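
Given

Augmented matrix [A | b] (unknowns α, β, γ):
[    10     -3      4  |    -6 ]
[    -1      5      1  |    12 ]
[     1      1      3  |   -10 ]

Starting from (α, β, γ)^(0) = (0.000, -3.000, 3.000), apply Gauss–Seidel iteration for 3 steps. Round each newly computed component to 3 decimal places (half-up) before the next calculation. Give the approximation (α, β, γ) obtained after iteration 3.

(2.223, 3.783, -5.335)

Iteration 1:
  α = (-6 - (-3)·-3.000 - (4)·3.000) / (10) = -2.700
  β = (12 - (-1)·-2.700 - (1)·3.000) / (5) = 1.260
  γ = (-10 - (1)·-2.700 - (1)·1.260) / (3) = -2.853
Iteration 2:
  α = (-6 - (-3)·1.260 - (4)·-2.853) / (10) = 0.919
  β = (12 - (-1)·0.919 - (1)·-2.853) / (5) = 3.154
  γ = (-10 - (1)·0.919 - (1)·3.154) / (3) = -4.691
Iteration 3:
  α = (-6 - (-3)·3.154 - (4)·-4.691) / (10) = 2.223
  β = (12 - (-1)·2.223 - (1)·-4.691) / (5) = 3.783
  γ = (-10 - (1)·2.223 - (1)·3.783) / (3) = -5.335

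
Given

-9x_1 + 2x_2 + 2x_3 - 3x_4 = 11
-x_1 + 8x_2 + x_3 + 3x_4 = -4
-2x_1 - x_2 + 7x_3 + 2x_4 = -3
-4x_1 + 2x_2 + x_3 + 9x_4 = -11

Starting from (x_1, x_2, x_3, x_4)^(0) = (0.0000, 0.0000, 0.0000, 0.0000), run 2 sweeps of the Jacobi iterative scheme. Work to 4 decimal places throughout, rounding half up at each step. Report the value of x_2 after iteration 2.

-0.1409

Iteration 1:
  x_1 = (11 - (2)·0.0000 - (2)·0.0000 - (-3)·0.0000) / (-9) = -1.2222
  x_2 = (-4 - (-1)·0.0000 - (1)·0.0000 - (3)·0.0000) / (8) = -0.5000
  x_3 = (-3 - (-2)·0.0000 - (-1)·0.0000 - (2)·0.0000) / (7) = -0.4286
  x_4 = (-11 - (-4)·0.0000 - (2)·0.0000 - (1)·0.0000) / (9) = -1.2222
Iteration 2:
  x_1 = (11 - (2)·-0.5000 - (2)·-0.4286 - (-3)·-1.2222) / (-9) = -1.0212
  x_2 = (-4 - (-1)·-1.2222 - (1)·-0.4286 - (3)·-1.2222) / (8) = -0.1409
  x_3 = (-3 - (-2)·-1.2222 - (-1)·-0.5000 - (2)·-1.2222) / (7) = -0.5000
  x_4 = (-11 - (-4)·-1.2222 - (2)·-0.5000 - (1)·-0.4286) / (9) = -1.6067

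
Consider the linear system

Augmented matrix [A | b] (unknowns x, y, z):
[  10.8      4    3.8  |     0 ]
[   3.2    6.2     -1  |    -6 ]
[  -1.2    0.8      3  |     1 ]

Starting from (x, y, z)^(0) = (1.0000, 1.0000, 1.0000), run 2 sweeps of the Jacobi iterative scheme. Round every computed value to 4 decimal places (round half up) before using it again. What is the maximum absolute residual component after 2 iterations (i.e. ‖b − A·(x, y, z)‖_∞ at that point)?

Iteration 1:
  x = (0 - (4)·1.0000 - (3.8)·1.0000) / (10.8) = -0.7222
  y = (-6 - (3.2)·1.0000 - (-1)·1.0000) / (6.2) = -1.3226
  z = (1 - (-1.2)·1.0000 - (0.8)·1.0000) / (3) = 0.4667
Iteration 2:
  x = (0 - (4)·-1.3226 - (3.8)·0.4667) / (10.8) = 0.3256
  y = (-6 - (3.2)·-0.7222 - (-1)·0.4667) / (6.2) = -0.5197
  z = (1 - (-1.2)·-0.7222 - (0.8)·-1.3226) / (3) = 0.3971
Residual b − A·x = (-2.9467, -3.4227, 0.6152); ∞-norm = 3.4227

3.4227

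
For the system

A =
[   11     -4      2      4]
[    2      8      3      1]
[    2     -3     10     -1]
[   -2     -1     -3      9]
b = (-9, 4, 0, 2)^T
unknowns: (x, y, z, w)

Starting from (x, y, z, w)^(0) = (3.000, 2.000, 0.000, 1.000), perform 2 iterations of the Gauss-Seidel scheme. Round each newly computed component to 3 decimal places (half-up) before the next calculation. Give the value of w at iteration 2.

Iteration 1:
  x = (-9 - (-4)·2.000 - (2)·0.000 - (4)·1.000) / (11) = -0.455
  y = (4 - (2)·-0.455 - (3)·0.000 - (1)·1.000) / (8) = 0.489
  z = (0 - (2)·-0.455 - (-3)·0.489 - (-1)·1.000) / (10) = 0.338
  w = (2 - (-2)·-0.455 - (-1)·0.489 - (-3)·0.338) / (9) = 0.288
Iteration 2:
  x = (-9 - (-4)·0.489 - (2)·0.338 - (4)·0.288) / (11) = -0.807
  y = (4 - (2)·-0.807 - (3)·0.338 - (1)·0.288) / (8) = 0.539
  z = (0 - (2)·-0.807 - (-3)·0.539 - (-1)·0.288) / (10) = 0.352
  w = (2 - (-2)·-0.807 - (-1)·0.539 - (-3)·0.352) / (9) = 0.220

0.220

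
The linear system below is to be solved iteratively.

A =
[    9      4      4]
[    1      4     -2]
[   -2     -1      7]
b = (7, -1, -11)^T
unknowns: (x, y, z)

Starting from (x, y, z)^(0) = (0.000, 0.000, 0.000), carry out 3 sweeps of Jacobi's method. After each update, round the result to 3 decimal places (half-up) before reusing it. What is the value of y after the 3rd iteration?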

• TASK TO COMPLETE
Please make an exact copy of the lines from the one holding "b = (-9, 4, 0, 2)^T" through the final line of the records above, nothing more.

• RESULT FOR THIS TASK
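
b = (-9, 4, 0, 2)^T
unknowns: (x, y, z, w)

Starting from (x, y, z, w)^(0) = (3.000, 2.000, 0.000, 1.000), perform 2 iterations of the Gauss-Seidel scheme. Round each newly computed component to 3 decimal places (half-up) before the next calculation. Give the value of w at iteration 2.

Iteration 1:
  x = (-9 - (-4)·2.000 - (2)·0.000 - (4)·1.000) / (11) = -0.455
  y = (4 - (2)·-0.455 - (3)·0.000 - (1)·1.000) / (8) = 0.489
  z = (0 - (2)·-0.455 - (-3)·0.489 - (-1)·1.000) / (10) = 0.338
  w = (2 - (-2)·-0.455 - (-1)·0.489 - (-3)·0.338) / (9) = 0.288
Iteration 2:
  x = (-9 - (-4)·0.489 - (2)·0.338 - (4)·0.288) / (11) = -0.807
  y = (4 - (2)·-0.807 - (3)·0.338 - (1)·0.288) / (8) = 0.539
  z = (0 - (2)·-0.807 - (-3)·0.539 - (-1)·0.288) / (10) = 0.352
  w = (2 - (-2)·-0.807 - (-1)·0.539 - (-3)·0.352) / (9) = 0.220

0.220

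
The linear system below is to be solved iteratively.

A =
[    9      4      4]
[    1      4     -2]
[   -2     -1      7]
b = (7, -1, -11)^T
unknowns: (x, y, z)

Starting from (x, y, z)^(0) = (0.000, 0.000, 0.000), carry out 3 sweeps of Jacobi's method. After each update, round the result to 3 decimal places (half-up) before reusing it. What is the value of y after the 3rd iteration?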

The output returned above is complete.